▶ [Activity] Return the full set of entries exactly. Omit none.

▶ [Data for review]

____________________

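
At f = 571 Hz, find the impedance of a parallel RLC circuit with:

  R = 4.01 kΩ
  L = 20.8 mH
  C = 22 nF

Step 1 — Angular frequency: ω = 2π·f = 2π·571 = 3588 rad/s.
Step 2 — Component impedances:
  R: Z = R = 4010 Ω
  L: Z = jωL = j·3588·0.0208 = 0 + j74.62 Ω
  C: Z = 1/(jωC) = -j/(ω·C) = 0 - j1.267e+04 Ω
Step 3 — Parallel combination: 1/Z_total = 1/R + 1/L + 1/C; Z_total = 1.405 + j75.04 Ω = 75.05∠88.9° Ω.

Z = 1.405 + j75.04 Ω = 75.05∠88.9° Ω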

____________________

▶ [Answer box]
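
At f = 571 Hz, find the impedance of a parallel RLC circuit with:

  R = 4.01 kΩ
  L = 20.8 mH
  C = 22 nF

Step 1 — Angular frequency: ω = 2π·f = 2π·571 = 3588 rad/s.
Step 2 — Component impedances:
  R: Z = R = 4010 Ω
  L: Z = jωL = j·3588·0.0208 = 0 + j74.62 Ω
  C: Z = 1/(jωC) = -j/(ω·C) = 0 - j1.267e+04 Ω
Step 3 — Parallel combination: 1/Z_total = 1/R + 1/L + 1/C; Z_total = 1.405 + j75.04 Ω = 75.05∠88.9° Ω.

Z = 1.405 + j75.04 Ω = 75.05∠88.9° Ω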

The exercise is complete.